[Exercise directions] In your reply, restate all of the records below word for word.

[Opening Source material section]

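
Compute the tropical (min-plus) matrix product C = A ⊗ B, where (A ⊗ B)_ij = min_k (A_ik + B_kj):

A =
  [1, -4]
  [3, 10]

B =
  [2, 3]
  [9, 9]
A ⊗ B =
  [3, 4]
  [5, 6]

Apply the min-plus product entry-by-entry:
  C[0][0] = min over k of (A[0][0] + B[0][0] = 1 + 2 = 3, A[0][1] + B[1][0] = -4 + 9 = 5) = 3 (attained at k = 0)
  C[0][1] = min over k of (A[0][0] + B[0][1] = 1 + 3 = 4, A[0][1] + B[1][1] = -4 + 9 = 5) = 4 (attained at k = 0)
  C[1][0] = min over k of (A[1][0] + B[0][0] = 3 + 2 = 5, A[1][1] + B[1][0] = 10 + 9 = 19) = 5 (attained at k = 0)
  C[1][1] = min over k of (A[1][0] + B[0][1] = 3 + 3 = 6, A[1][1] + B[1][1] = 10 + 9 = 19) = 6 (attained at k = 0)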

[Closing Source material section]

[Solved problem]
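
Compute the tropical (min-plus) matrix product C = A ⊗ B, where (A ⊗ B)_ij = min_k (A_ik + B_kj):

A =
  [1, -4]
  [3, 10]

B =
  [2, 3]
  [9, 9]
A ⊗ B =
  [3, 4]
  [5, 6]

Apply the min-plus product entry-by-entry:
  C[0][0] = min over k of (A[0][0] + B[0][0] = 1 + 2 = 3, A[0][1] + B[1][0] = -4 + 9 = 5) = 3 (attained at k = 0)
  C[0][1] = min over k of (A[0][0] + B[0][1] = 1 + 3 = 4, A[0][1] + B[1][1] = -4 + 9 = 5) = 4 (attained at k = 0)
  C[1][0] = min over k of (A[1][0] + B[0][0] = 3 + 2 = 5, A[1][1] + B[1][0] = 10 + 9 = 19) = 5 (attained at k = 0)
  C[1][1] = min over k of (A[1][0] + B[0][1] = 3 + 3 = 6, A[1][1] + B[1][1] = 10 + 9 = 19) = 6 (attained at k = 0)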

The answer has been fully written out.